PROBLEM REQUIREMENTS:
Count the lines below that include the word "ignore" and write that number alone.

(Saved entries)
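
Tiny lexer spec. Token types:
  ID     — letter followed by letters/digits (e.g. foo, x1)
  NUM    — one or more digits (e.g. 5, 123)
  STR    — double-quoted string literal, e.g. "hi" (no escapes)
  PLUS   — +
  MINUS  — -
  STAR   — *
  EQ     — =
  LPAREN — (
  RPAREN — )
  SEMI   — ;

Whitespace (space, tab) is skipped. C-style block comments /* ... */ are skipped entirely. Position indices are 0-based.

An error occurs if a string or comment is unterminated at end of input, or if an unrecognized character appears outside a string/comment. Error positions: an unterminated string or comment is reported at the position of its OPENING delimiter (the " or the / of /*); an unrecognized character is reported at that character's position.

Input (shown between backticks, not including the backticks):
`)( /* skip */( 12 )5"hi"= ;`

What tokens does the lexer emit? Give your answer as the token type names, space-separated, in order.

pos=0: emit RPAREN ')'
pos=1: emit LPAREN '('
pos=3: enter COMMENT mode (saw '/*')
exit COMMENT mode (now at pos=13)
pos=13: emit LPAREN '('
pos=15: emit NUM '12' (now at pos=17)
pos=18: emit RPAREN ')'
pos=19: emit NUM '5' (now at pos=20)
pos=20: enter STRING mode
pos=20: emit STR "hi" (now at pos=24)
pos=24: emit EQ '='
pos=26: emit SEMI ';'
DONE. 9 tokens: [RPAREN, LPAREN, LPAREN, NUM, RPAREN, NUM, STR, EQ, SEMI]

Answer: RPAREN LPAREN LPAREN NUM RPAREN NUM STR EQ SEMI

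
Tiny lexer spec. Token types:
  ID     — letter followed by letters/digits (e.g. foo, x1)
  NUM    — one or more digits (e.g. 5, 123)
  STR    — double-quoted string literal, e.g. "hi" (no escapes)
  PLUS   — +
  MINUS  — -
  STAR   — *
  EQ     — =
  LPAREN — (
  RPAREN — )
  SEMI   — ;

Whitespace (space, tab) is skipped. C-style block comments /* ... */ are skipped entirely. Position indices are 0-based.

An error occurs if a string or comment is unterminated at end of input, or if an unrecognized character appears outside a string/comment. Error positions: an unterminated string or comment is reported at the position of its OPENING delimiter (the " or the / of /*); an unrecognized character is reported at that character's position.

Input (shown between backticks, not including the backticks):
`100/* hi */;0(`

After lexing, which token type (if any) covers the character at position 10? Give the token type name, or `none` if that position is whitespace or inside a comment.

Answer: none

Derivation:
pos=0: emit NUM '100' (now at pos=3)
pos=3: enter COMMENT mode (saw '/*')
exit COMMENT mode (now at pos=11)
pos=11: emit SEMI ';'
pos=12: emit NUM '0' (now at pos=13)
pos=13: emit LPAREN '('
DONE. 4 tokens: [NUM, SEMI, NUM, LPAREN]
Position 10: char is '/' -> none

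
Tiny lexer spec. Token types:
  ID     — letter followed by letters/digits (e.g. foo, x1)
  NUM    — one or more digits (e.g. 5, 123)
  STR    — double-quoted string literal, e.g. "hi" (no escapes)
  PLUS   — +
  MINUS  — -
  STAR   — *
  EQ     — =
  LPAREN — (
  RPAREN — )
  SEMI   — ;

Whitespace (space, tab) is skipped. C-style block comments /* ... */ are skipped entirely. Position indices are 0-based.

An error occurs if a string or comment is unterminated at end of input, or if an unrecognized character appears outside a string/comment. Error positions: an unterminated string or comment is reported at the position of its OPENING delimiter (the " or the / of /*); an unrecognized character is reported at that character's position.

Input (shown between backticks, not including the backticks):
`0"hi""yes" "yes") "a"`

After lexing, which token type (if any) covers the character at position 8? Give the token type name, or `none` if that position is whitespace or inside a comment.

pos=0: emit NUM '0' (now at pos=1)
pos=1: enter STRING mode
pos=1: emit STR "hi" (now at pos=5)
pos=5: enter STRING mode
pos=5: emit STR "yes" (now at pos=10)
pos=11: enter STRING mode
pos=11: emit STR "yes" (now at pos=16)
pos=16: emit RPAREN ')'
pos=18: enter STRING mode
pos=18: emit STR "a" (now at pos=21)
DONE. 6 tokens: [NUM, STR, STR, STR, RPAREN, STR]
Position 8: char is 's' -> STR

Answer: STR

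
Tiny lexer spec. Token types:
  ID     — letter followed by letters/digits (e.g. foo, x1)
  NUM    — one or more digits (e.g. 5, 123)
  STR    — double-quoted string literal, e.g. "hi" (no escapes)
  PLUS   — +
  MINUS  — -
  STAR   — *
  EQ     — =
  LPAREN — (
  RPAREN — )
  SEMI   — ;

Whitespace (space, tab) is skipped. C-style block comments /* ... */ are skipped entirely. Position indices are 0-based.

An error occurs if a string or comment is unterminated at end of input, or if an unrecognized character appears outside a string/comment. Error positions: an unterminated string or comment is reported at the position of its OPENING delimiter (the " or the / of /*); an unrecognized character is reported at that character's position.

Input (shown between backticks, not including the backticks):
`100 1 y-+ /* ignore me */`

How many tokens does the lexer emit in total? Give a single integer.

Answer: 5

Derivation:
pos=0: emit NUM '100' (now at pos=3)
pos=4: emit NUM '1' (now at pos=5)
pos=6: emit ID 'y' (now at pos=7)
pos=7: emit MINUS '-'
pos=8: emit PLUS '+'
pos=10: enter COMMENT mode (saw '/*')
exit COMMENT mode (now at pos=25)
DONE. 5 tokens: [NUM, NUM, ID, MINUS, PLUS]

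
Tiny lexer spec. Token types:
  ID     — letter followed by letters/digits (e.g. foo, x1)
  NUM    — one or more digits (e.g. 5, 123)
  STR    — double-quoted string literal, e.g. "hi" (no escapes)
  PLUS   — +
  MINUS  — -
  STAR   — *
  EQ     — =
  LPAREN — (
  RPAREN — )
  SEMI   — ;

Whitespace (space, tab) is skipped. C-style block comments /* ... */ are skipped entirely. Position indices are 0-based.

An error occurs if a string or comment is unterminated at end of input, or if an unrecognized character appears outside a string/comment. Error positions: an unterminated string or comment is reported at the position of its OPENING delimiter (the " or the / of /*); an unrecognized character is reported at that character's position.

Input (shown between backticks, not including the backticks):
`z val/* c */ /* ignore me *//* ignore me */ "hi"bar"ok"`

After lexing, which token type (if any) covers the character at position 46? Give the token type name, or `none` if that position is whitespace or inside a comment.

Answer: STR

Derivation:
pos=0: emit ID 'z' (now at pos=1)
pos=2: emit ID 'val' (now at pos=5)
pos=5: enter COMMENT mode (saw '/*')
exit COMMENT mode (now at pos=12)
pos=13: enter COMMENT mode (saw '/*')
exit COMMENT mode (now at pos=28)
pos=28: enter COMMENT mode (saw '/*')
exit COMMENT mode (now at pos=43)
pos=44: enter STRING mode
pos=44: emit STR "hi" (now at pos=48)
pos=48: emit ID 'bar' (now at pos=51)
pos=51: enter STRING mode
pos=51: emit STR "ok" (now at pos=55)
DONE. 5 tokens: [ID, ID, STR, ID, STR]
Position 46: char is 'i' -> STR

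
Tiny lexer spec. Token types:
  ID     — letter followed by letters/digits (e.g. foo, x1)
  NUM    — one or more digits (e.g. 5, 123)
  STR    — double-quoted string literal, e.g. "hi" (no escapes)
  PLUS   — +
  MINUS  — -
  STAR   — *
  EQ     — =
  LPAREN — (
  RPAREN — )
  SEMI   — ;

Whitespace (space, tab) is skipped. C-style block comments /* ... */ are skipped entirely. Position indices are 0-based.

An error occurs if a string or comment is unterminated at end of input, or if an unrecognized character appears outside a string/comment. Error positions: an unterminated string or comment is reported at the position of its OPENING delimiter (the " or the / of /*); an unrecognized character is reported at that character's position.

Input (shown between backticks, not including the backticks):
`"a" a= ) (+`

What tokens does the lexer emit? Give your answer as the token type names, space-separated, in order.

pos=0: enter STRING mode
pos=0: emit STR "a" (now at pos=3)
pos=4: emit ID 'a' (now at pos=5)
pos=5: emit EQ '='
pos=7: emit RPAREN ')'
pos=9: emit LPAREN '('
pos=10: emit PLUS '+'
DONE. 6 tokens: [STR, ID, EQ, RPAREN, LPAREN, PLUS]

Answer: STR ID EQ RPAREN LPAREN PLUS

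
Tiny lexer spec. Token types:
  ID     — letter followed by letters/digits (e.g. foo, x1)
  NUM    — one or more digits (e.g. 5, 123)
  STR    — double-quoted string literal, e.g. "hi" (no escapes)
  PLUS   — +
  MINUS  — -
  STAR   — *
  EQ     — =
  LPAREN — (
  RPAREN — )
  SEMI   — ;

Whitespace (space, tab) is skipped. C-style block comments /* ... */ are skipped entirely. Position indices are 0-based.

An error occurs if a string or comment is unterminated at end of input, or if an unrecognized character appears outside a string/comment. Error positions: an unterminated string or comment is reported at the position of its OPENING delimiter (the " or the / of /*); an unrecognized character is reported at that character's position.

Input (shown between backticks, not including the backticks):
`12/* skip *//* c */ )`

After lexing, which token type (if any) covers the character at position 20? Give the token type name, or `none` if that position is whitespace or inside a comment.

Answer: RPAREN

Derivation:
pos=0: emit NUM '12' (now at pos=2)
pos=2: enter COMMENT mode (saw '/*')
exit COMMENT mode (now at pos=12)
pos=12: enter COMMENT mode (saw '/*')
exit COMMENT mode (now at pos=19)
pos=20: emit RPAREN ')'
DONE. 2 tokens: [NUM, RPAREN]
Position 20: char is ')' -> RPAREN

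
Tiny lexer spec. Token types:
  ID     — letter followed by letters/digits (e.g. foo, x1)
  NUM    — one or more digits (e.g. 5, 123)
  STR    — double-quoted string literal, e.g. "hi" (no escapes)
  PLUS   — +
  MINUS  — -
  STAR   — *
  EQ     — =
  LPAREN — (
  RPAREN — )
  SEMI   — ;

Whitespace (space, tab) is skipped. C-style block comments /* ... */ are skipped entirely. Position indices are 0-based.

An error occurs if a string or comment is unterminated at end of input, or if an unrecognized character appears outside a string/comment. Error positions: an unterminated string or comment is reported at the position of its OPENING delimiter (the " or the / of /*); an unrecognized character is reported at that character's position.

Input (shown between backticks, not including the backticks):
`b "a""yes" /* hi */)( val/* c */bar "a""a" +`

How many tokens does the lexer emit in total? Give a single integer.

Answer: 10

Derivation:
pos=0: emit ID 'b' (now at pos=1)
pos=2: enter STRING mode
pos=2: emit STR "a" (now at pos=5)
pos=5: enter STRING mode
pos=5: emit STR "yes" (now at pos=10)
pos=11: enter COMMENT mode (saw '/*')
exit COMMENT mode (now at pos=19)
pos=19: emit RPAREN ')'
pos=20: emit LPAREN '('
pos=22: emit ID 'val' (now at pos=25)
pos=25: enter COMMENT mode (saw '/*')
exit COMMENT mode (now at pos=32)
pos=32: emit ID 'bar' (now at pos=35)
pos=36: enter STRING mode
pos=36: emit STR "a" (now at pos=39)
pos=39: enter STRING mode
pos=39: emit STR "a" (now at pos=42)
pos=43: emit PLUS '+'
DONE. 10 tokens: [ID, STR, STR, RPAREN, LPAREN, ID, ID, STR, STR, PLUS]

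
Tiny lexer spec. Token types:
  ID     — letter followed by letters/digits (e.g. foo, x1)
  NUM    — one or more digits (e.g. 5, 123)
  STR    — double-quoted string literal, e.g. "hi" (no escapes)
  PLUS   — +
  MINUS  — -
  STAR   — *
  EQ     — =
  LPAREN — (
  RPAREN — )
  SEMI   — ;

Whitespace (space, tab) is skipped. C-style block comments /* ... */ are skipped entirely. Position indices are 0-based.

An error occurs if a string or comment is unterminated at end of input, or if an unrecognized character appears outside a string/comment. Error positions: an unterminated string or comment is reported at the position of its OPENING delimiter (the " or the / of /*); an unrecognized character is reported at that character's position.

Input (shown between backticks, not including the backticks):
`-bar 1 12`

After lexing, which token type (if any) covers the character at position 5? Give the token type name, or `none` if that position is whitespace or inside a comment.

Answer: NUM

Derivation:
pos=0: emit MINUS '-'
pos=1: emit ID 'bar' (now at pos=4)
pos=5: emit NUM '1' (now at pos=6)
pos=7: emit NUM '12' (now at pos=9)
DONE. 4 tokens: [MINUS, ID, NUM, NUM]
Position 5: char is '1' -> NUM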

OUTPUT FOR THIS EXERCISE:
2